Source records:
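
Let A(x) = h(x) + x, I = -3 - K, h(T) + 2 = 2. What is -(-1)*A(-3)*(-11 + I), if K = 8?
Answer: 66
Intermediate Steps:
h(T) = 0 (h(T) = -2 + 2 = 0)
I = -11 (I = -3 - 1*8 = -3 - 8 = -11)
A(x) = x (A(x) = 0 + x = x)
-(-1)*A(-3)*(-11 + I) = -(-1)*(-3*(-11 - 11)) = -(-1)*(-3*(-22)) = -(-1)*66 = -1*(-66) = 66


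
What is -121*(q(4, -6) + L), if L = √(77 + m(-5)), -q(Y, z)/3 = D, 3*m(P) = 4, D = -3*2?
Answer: -2178 - 121*√705/3 ≈ -3248.9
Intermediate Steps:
D = -6
m(P) = 4/3 (m(P) = (⅓)*4 = 4/3)
q(Y, z) = 18 (q(Y, z) = -3*(-6) = 18)
L = √705/3 (L = √(77 + 4/3) = √(235/3) = √705/3 ≈ 8.8506)
-121*(q(4, -6) + L) = -121*(18 + √705/3) = -2178 - 121*√705/3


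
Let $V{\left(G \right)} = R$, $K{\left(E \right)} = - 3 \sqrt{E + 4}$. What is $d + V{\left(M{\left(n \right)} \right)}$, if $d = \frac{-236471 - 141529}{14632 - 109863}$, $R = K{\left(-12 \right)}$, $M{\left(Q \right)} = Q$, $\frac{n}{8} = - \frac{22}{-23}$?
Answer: $\frac{378000}{95231} - 6 i \sqrt{2} \approx 3.9693 - 8.4853 i$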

* _About this exercise_
Identify the lines above that contain the word "sqrt", then copy them.

* _Answer area_
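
Let $V{\left(G \right)} = R$, $K{\left(E \right)} = - 3 \sqrt{E + 4}$. What is $d + V{\left(M{\left(n \right)} \right)}$, if $d = \frac{-236471 - 141529}{14632 - 109863}$, $R = K{\left(-12 \right)}$, $M{\left(Q \right)} = Q$, $\frac{n}{8} = - \frac{22}{-23}$?
Answer: $\frac{378000}{95231} - 6 i \sqrt{2} \approx 3.9693 - 8.4853 i$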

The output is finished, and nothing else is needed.